▸ Work required:
Reproduce each record exactly, leaving out no line.

----

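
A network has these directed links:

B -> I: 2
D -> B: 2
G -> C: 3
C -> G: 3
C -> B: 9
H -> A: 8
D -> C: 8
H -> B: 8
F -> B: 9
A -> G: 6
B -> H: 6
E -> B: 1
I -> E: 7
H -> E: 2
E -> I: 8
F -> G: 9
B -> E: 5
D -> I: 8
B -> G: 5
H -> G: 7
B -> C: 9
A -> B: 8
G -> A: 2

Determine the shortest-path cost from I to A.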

----

▸ Written solution:
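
A network has these directed links:

B -> I: 2
D -> B: 2
G -> C: 3
C -> G: 3
C -> B: 9
H -> A: 8
D -> C: 8
H -> B: 8
F -> B: 9
A -> G: 6
B -> H: 6
E -> B: 1
I -> E: 7
H -> E: 2
E -> I: 8
F -> G: 9
B -> E: 5
D -> I: 8
B -> G: 5
H -> G: 7
B -> C: 9
A -> B: 8
G -> A: 2

Determine the shortest-path cost from I to A.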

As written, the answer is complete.